AVAILABLE RECORDS: Begin

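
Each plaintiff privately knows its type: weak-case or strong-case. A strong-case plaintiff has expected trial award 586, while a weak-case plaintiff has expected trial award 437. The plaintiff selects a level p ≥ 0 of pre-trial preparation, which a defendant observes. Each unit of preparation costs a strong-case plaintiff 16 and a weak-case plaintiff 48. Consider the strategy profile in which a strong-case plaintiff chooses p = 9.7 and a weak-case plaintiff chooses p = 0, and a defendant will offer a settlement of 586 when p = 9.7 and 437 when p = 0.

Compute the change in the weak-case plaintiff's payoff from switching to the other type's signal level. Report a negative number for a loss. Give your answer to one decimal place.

-316.6

Playing p = 0 the weak-case plaintiff receives 437.
Deviating to p = 9.7 brings payment 586 at cost 48 × 9.7 = 465.6, netting 120.4.
Gain from deviating: 120.4 − 437 = -316.6.
The gain is negative, so the weak-case type's incentive-compatibility constraint is satisfied.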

AVAILABLE RECORDS: End

• [TASK TO CARRY OUT]
Transcribe each entry verbatim, leaving none out.

• [WRITTEN SOLUTION]
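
Each plaintiff privately knows its type: weak-case or strong-case. A strong-case plaintiff has expected trial award 586, while a weak-case plaintiff has expected trial award 437. The plaintiff selects a level p ≥ 0 of pre-trial preparation, which a defendant observes. Each unit of preparation costs a strong-case plaintiff 16 and a weak-case plaintiff 48. Consider the strategy profile in which a strong-case plaintiff chooses p = 9.7 and a weak-case plaintiff chooses p = 0, and a defendant will offer a settlement of 586 when p = 9.7 and 437 when p = 0.

Compute the change in the weak-case plaintiff's payoff from switching to the other type's signal level. Report a negative number for a loss. Give your answer to one decimal place.

-316.6

Playing p = 0 the weak-case plaintiff receives 437.
Deviating to p = 9.7 brings payment 586 at cost 48 × 9.7 = 465.6, netting 120.4.
Gain from deviating: 120.4 − 437 = -316.6.
The gain is negative, so the weak-case type's incentive-compatibility constraint is satisfied.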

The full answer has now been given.